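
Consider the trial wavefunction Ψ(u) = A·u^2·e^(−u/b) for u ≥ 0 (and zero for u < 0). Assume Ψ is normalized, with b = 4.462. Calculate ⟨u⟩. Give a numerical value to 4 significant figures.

⟨u⟩ ≈ 11.16

The expectation value is the |Ψ|²-weighted average of u: ∫ u|Ψ|² du.
The ratio of the moment integral to the normalization integral gives ⟨u⟩ = 5·b/2.
With b = 4.462, ⟨u⟩ = 11.155.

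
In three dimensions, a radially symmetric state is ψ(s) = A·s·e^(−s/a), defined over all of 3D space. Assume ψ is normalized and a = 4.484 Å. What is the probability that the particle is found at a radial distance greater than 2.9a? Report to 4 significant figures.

With dV = 4πs²ds, the probability is ∫|ψ|² dV over s > 2.9a.
A² is fixed by ∫₀^∞ 4πs²|ψ|² ds = 1, i.e. A² = (3·π·a^5)^(−1).
Let u = s/a; then A², 4π and the length scale all cancel, so P = ∫_{2.9}^{∞} u^4·e^(-2·u) du ÷ ∫_{0}^{∞} u^4·e^(-2·u) du.
With ∫ u^4·e^(-2·u) du = -(u^4/2 + u^3 + 3·u^2/2 + 3·u/2 + 3/4)·e^(-2·u) + C, the region integral is ≈ 0.234539 and the full one is 3/4.
The region integral divided by the full integral gives P = 0.31272.

P ≈ 0.3127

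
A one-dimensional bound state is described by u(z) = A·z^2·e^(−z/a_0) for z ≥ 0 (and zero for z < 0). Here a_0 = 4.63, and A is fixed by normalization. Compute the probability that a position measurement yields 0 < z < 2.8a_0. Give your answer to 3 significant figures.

P ≈ 0.658

|u|² is the probability density, so P = ∫_{0}^{2.8a_0} |u|² dz.
Since A² = 1/(3·a_0^5/4), this is the region integral divided by the full normalization integral.
Substituting t = z/a_0, A² and the length scale cancel in the ratio: P = ∫_{0}^{2.8} t^4·e^(-2·t) dt / ∫_{0}^{∞} t^4·e^(-2·t) dt.
With ∫ t^4·e^(-2·t) dt = -(t^4/2 + t^3 + 3·t^2/2 + 3·t/2 + 3/4)·e^(-2·t) + C, the region integral is ≈ 0.49339 and the full one is 3/4.
This works out to P = 0.6578.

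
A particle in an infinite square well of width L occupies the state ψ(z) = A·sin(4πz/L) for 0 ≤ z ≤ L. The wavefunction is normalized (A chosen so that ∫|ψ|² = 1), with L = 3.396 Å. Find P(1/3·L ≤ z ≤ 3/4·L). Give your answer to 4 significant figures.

P ≈ 0.4511

The probability is P = ∫ |ψ|² dz over [1/3·L, 3/4·L].
The normalization integral ∫|ψ|²dz over the whole domain equals L/2·A², and A² cancels in the ratio.
In terms of u = z/L (A² and the length scale cancel between numerator and denominator), P = [∫_{1/3}^{3/4} sin(4·π·u)^2 du] / [∫_{0}^{1} sin(4·π·u)^2 du].
Using ∫ sin(4·π·u)^2 du = u/2 - sin(4·π·u)·cos(4·π·u)/(8·π), the numerator is √(3)/(32·π) + 5/24 and the denominator is 1/2.
Taking the ratio, P = √(3)/(16·π) + 5/12.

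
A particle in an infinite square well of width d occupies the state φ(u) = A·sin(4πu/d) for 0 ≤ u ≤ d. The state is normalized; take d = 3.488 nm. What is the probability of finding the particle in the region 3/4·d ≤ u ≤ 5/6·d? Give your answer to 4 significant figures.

P ≈ 0.04888

P = ∫_{3/4·d}^{5/6·d} |φ(u)|² du.
Since A² = 1/(d/2), this is the region integral divided by the full normalization integral.
Let t = u/d; then A² and the length scale cancel, so P = ∫_{3/4}^{5/6} sin(4·π·t)^2 dt ÷ ∫_{0}^{1} sin(4·π·t)^2 dt.
With ∫ sin(4·π·t)^2 dt = t/2 - sin(4·π·t)·cos(4·π·t)/(8·π) + C, the region integral is -√(3)/(32·π) + 1/24 and the full one is 1/2.
Taking the ratio, P = (-√(3)/16 + π/12)/π.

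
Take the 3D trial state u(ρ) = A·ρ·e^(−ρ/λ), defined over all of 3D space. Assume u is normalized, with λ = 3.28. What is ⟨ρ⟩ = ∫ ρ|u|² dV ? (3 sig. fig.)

⟨ρ⟩ ≈ 8.20

The expectation value is the |u|²-weighted average of ρ: ∫ ρ|u|² 4πρ² dρ.
With ∫₀^∞ ρ^5 e^(−αρ) dρ = 5!/α^6, since the A² factors cancel between numerator and denominator, ⟨ρ⟩ = 5·λ/2.
With λ = 3.28, ⟨ρ⟩ = 8.200.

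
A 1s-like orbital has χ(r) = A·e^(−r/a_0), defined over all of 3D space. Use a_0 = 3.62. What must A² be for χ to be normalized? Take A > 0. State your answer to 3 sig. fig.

A^2 ≈ 0.00671

Require ∫ |χ|² 4πr² dr = 1 over the whole domain.
The angular integral contributes 4π, leaving ∫₀^∞ r²|χ|² dr.
Recall ∫₀^∞ r^m e^(−r/β) dr = m!·β^(m+1), ∫|χ|² 4πr² dr = A²·(π·a_0^3).
Setting this equal to 1 gives A² = 1/(π·a_0^3).
With a_0 = 3.62: A² = 0.006710 and A = 0.08191.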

────────────────

- _Aim of the task_: Write the material out once more so that every line matches the original.

- _Exercise response_:
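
Consider the trial wavefunction Ψ(u) = A·u^2·e^(−u/b) for u ≥ 0 (and zero for u < 0). Assume Ψ is normalized, with b = 4.462. Calculate ⟨u⟩. Give a numerical value to 4 significant figures.

⟨u⟩ ≈ 11.16

The expectation value is the |Ψ|²-weighted average of u: ∫ u|Ψ|² du.
The ratio of the moment integral to the normalization integral gives ⟨u⟩ = 5·b/2.
With b = 4.462, ⟨u⟩ = 11.155.

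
In three dimensions, a radially symmetric state is ψ(s) = A·s·e^(−s/a), defined over all of 3D space. Assume ψ is normalized and a = 4.484 Å. What is the probability that the particle is found at a radial distance greater than 2.9a? Report to 4 significant figures.

With dV = 4πs²ds, the probability is ∫|ψ|² dV over s > 2.9a.
A² is fixed by ∫₀^∞ 4πs²|ψ|² ds = 1, i.e. A² = (3·π·a^5)^(−1).
Let u = s/a; then A², 4π and the length scale all cancel, so P = ∫_{2.9}^{∞} u^4·e^(-2·u) du ÷ ∫_{0}^{∞} u^4·e^(-2·u) du.
With ∫ u^4·e^(-2·u) du = -(u^4/2 + u^3 + 3·u^2/2 + 3·u/2 + 3/4)·e^(-2·u) + C, the region integral is ≈ 0.234539 and the full one is 3/4.
The region integral divided by the full integral gives P = 0.31272.

P ≈ 0.3127

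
A one-dimensional bound state is described by u(z) = A·z^2·e^(−z/a_0) for z ≥ 0 (and zero for z < 0). Here a_0 = 4.63, and A is fixed by normalization. Compute the probability that a position measurement yields 0 < z < 2.8a_0. Give your answer to 3 significant figures.

P ≈ 0.658

|u|² is the probability density, so P = ∫_{0}^{2.8a_0} |u|² dz.
Since A² = 1/(3·a_0^5/4), this is the region integral divided by the full normalization integral.
Substituting t = z/a_0, A² and the length scale cancel in the ratio: P = ∫_{0}^{2.8} t^4·e^(-2·t) dt / ∫_{0}^{∞} t^4·e^(-2·t) dt.
With ∫ t^4·e^(-2·t) dt = -(t^4/2 + t^3 + 3·t^2/2 + 3·t/2 + 3/4)·e^(-2·t) + C, the region integral is ≈ 0.49339 and the full one is 3/4.
This works out to P = 0.6578.

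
A particle in an infinite square well of width L occupies the state ψ(z) = A·sin(4πz/L) for 0 ≤ z ≤ L. The wavefunction is normalized (A chosen so that ∫|ψ|² = 1), with L = 3.396 Å. Find P(1/3·L ≤ z ≤ 3/4·L). Give your answer to 4 significant figures.

P ≈ 0.4511

The probability is P = ∫ |ψ|² dz over [1/3·L, 3/4·L].
The normalization integral ∫|ψ|²dz over the whole domain equals L/2·A², and A² cancels in the ratio.
In terms of u = z/L (A² and the length scale cancel between numerator and denominator), P = [∫_{1/3}^{3/4} sin(4·π·u)^2 du] / [∫_{0}^{1} sin(4·π·u)^2 du].
Using ∫ sin(4·π·u)^2 du = u/2 - sin(4·π·u)·cos(4·π·u)/(8·π), the numerator is √(3)/(32·π) + 5/24 and the denominator is 1/2.
Taking the ratio, P = √(3)/(16·π) + 5/12.

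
A particle in an infinite square well of width d occupies the state φ(u) = A·sin(4πu/d) for 0 ≤ u ≤ d. The state is normalized; take d = 3.488 nm. What is the probability of finding the particle in the region 3/4·d ≤ u ≤ 5/6·d? Give your answer to 4 significant figures.

P ≈ 0.04888

P = ∫_{3/4·d}^{5/6·d} |φ(u)|² du.
Since A² = 1/(d/2), this is the region integral divided by the full normalization integral.
Let t = u/d; then A² and the length scale cancel, so P = ∫_{3/4}^{5/6} sin(4·π·t)^2 dt ÷ ∫_{0}^{1} sin(4·π·t)^2 dt.
With ∫ sin(4·π·t)^2 dt = t/2 - sin(4·π·t)·cos(4·π·t)/(8·π) + C, the region integral is -√(3)/(32·π) + 1/24 and the full one is 1/2.
Taking the ratio, P = (-√(3)/16 + π/12)/π.

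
Take the 3D trial state u(ρ) = A·ρ·e^(−ρ/λ), defined over all of 3D space. Assume u is normalized, with λ = 3.28. What is ⟨ρ⟩ = ∫ ρ|u|² dV ? (3 sig. fig.)

⟨ρ⟩ ≈ 8.20

The expectation value is the |u|²-weighted average of ρ: ∫ ρ|u|² 4πρ² dρ.
With ∫₀^∞ ρ^5 e^(−αρ) dρ = 5!/α^6, since the A² factors cancel between numerator and denominator, ⟨ρ⟩ = 5·λ/2.
With λ = 3.28, ⟨ρ⟩ = 8.200.

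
A 1s-like orbital has χ(r) = A·e^(−r/a_0), defined over all of 3D space. Use a_0 = 3.62. What must A² be for χ to be normalized? Take A > 0. State your answer to 3 sig. fig.

A^2 ≈ 0.00671

Require ∫ |χ|² 4πr² dr = 1 over the whole domain.
The angular integral contributes 4π, leaving ∫₀^∞ r²|χ|² dr.
Recall ∫₀^∞ r^m e^(−r/β) dr = m!·β^(m+1), ∫|χ|² 4πr² dr = A²·(π·a_0^3).
Setting this equal to 1 gives A² = 1/(π·a_0^3).
With a_0 = 3.62: A² = 0.006710 and A = 0.08191.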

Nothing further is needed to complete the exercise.